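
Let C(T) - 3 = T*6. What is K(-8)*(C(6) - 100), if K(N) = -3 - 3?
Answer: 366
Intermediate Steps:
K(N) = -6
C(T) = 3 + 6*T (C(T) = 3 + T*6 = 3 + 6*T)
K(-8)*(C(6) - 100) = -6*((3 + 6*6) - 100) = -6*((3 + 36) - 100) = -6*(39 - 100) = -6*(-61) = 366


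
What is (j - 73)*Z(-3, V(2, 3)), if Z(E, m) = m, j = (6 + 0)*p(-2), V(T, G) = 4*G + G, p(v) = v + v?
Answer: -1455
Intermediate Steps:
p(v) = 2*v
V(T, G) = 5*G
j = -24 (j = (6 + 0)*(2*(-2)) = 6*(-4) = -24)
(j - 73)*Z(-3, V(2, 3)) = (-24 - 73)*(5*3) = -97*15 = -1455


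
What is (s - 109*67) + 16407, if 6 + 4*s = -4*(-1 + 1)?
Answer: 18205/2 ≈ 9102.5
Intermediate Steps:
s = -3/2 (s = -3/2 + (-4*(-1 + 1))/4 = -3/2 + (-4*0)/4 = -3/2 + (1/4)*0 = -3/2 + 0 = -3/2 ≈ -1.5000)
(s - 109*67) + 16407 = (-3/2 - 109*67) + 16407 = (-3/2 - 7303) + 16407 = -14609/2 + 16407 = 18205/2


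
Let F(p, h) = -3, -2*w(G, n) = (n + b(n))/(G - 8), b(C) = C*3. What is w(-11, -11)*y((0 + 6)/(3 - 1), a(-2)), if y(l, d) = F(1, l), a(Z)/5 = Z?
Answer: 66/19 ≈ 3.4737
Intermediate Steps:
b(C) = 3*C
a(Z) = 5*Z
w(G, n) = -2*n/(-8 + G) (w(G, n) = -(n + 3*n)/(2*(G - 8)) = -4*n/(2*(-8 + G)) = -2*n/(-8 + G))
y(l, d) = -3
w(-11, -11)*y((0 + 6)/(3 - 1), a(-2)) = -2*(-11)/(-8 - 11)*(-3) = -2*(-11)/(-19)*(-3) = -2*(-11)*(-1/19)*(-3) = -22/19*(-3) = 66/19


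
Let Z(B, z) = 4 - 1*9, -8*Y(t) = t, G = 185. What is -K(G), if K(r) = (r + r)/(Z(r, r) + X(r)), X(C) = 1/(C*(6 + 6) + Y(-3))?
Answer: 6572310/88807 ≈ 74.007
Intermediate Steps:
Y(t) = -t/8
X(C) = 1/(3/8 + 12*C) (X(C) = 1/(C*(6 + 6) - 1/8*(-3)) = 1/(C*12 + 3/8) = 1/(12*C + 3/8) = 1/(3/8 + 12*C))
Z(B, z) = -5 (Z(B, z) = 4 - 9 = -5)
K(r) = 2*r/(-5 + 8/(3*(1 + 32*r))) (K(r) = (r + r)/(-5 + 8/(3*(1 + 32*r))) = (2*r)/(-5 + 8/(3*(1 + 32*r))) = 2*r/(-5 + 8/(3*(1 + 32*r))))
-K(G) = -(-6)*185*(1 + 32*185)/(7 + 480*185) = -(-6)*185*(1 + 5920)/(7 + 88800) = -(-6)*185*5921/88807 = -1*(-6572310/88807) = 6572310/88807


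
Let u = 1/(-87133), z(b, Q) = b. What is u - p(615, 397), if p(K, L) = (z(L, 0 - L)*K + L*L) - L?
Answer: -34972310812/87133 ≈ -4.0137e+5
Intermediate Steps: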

============

=== Exercise directions ===
Filter this listing and copy only the lines holding the word "Answer".

=== Solution to the exercise ===
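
Answer: 366
Answer: -1455
Answer: 18205/2 ≈ 9102.5
Answer: 66/19 ≈ 3.4737
Answer: 6572310/88807 ≈ 74.007
Answer: -34972310812/87133 ≈ -4.0137e+5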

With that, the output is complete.